**WHAT YOU ARE ASKED TO DO:**
Reproduce all the entries beneath this sentence exactly.

*** Opening of TASK INPUT ***

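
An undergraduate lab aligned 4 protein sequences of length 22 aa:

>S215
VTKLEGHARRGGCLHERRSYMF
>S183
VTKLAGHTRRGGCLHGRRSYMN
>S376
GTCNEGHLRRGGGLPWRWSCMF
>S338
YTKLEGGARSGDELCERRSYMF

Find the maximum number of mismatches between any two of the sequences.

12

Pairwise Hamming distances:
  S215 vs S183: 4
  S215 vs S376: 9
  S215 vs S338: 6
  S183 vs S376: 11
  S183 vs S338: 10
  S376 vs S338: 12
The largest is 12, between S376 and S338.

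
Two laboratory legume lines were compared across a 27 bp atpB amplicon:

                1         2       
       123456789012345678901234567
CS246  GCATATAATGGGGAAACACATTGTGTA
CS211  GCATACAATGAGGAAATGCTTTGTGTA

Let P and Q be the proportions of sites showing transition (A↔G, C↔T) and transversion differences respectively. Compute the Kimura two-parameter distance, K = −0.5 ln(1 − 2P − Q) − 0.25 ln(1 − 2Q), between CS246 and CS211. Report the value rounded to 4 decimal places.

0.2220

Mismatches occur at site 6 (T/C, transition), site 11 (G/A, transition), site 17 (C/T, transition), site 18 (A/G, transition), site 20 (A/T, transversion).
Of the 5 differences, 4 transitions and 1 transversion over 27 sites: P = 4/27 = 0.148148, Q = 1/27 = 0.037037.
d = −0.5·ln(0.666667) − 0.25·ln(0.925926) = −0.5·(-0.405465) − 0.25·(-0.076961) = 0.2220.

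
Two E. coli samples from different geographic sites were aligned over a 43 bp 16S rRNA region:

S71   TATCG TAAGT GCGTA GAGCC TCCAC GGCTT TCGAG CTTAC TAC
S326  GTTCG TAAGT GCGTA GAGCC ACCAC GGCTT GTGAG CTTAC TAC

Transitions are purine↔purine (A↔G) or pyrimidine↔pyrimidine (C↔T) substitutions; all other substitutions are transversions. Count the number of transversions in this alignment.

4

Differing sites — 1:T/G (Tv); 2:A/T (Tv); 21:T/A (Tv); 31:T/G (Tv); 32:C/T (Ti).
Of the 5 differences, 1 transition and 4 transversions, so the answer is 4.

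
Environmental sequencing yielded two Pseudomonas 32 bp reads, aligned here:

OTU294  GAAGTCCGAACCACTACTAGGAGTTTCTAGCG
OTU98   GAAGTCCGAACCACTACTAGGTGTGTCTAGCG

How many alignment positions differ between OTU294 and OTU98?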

*** Close of TASK INPUT ***

**TASK OUTPUT:**
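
An undergraduate lab aligned 4 protein sequences of length 22 aa:

>S215
VTKLEGHARRGGCLHERRSYMF
>S183
VTKLAGHTRRGGCLHGRRSYMN
>S376
GTCNEGHLRRGGGLPWRWSCMF
>S338
YTKLEGGARSGDELCERRSYMF

Find the maximum number of mismatches between any two of the sequences.

12

Pairwise Hamming distances:
  S215 vs S183: 4
  S215 vs S376: 9
  S215 vs S338: 6
  S183 vs S376: 11
  S183 vs S338: 10
  S376 vs S338: 12
The largest is 12, between S376 and S338.

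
Two laboratory legume lines were compared across a 27 bp atpB amplicon:

                1         2       
       123456789012345678901234567
CS246  GCATATAATGGGGAAACACATTGTGTA
CS211  GCATACAATGAGGAAATGCTTTGTGTA

Let P and Q be the proportions of sites showing transition (A↔G, C↔T) and transversion differences respectively. Compute the Kimura two-parameter distance, K = −0.5 ln(1 − 2P − Q) − 0.25 ln(1 − 2Q), between CS246 and CS211. Report the value rounded to 4 decimal places.

0.2220

Mismatches occur at site 6 (T/C, transition), site 11 (G/A, transition), site 17 (C/T, transition), site 18 (A/G, transition), site 20 (A/T, transversion).
Of the 5 differences, 4 transitions and 1 transversion over 27 sites: P = 4/27 = 0.148148, Q = 1/27 = 0.037037.
d = −0.5·ln(0.666667) − 0.25·ln(0.925926) = −0.5·(-0.405465) − 0.25·(-0.076961) = 0.2220.

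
Two E. coli samples from different geographic sites were aligned over a 43 bp 16S rRNA region:

S71   TATCG TAAGT GCGTA GAGCC TCCAC GGCTT TCGAG CTTAC TAC
S326  GTTCG TAAGT GCGTA GAGCC ACCAC GGCTT GTGAG CTTAC TAC

Transitions are purine↔purine (A↔G) or pyrimidine↔pyrimidine (C↔T) substitutions; all other substitutions are transversions. Count the number of transversions in this alignment.

4

Differing sites — 1:T/G (Tv); 2:A/T (Tv); 21:T/A (Tv); 31:T/G (Tv); 32:C/T (Ti).
Of the 5 differences, 1 transition and 4 transversions, so the answer is 4.

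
Environmental sequencing yielded two Pseudomonas 32 bp reads, aligned here:

OTU294  GAAGTCCGAACCACTACTAGGAGTTTCTAGCG
OTU98   GAAGTCCGAACCACTACTAGGTGTGTCTAGCG

How many alignment positions differ between OTU294 and OTU98?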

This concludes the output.